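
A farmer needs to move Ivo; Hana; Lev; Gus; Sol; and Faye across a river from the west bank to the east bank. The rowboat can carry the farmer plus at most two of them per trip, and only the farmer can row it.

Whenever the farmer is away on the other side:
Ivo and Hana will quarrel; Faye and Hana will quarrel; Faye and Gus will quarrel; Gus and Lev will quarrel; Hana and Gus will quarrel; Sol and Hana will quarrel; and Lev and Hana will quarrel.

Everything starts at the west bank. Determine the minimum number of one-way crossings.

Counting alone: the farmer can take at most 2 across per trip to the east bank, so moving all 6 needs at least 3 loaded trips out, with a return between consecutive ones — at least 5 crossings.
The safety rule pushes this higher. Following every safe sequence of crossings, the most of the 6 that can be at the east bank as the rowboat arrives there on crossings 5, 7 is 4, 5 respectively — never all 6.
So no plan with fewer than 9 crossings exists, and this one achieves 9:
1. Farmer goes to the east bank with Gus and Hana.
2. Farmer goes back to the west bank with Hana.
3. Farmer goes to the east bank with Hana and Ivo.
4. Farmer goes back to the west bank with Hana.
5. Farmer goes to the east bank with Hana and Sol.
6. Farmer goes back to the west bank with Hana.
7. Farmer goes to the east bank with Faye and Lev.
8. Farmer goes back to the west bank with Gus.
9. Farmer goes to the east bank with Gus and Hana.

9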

++++++

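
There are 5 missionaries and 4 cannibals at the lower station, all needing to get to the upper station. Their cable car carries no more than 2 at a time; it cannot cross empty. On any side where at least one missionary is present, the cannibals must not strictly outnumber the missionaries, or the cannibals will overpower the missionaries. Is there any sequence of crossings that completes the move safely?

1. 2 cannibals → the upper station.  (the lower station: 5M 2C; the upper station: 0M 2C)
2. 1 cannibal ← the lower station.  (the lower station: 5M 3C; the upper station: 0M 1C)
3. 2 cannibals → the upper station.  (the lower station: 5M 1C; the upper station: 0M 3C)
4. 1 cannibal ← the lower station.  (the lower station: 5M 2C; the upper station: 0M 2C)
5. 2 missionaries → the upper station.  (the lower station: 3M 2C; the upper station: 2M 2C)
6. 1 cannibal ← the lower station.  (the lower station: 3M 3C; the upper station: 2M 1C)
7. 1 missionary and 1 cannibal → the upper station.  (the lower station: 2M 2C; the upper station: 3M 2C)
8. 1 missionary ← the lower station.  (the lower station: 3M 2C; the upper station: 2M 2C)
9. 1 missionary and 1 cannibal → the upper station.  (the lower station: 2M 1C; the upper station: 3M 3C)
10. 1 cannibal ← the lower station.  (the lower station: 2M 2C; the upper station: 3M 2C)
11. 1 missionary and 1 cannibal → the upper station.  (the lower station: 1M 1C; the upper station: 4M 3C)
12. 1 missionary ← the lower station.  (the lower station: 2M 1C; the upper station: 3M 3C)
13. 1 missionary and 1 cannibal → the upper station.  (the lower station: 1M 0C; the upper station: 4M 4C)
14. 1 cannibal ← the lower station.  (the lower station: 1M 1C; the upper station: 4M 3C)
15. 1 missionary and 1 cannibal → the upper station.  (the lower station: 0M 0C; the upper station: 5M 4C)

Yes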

++++++

TASK DIRECTIONS =
Reproduce exactly the lines of the records above from the one with "A farmer needs" to the one with "Whenever the farmer", both included, and leave out everything else.

YOUR SOLUTION =
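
A farmer needs to move Ivo; Hana; Lev; Gus; Sol; and Faye across a river from the west bank to the east bank. The rowboat can carry the farmer plus at most two of them per trip, and only the farmer can row it.

Whenever the farmer is away on the other side: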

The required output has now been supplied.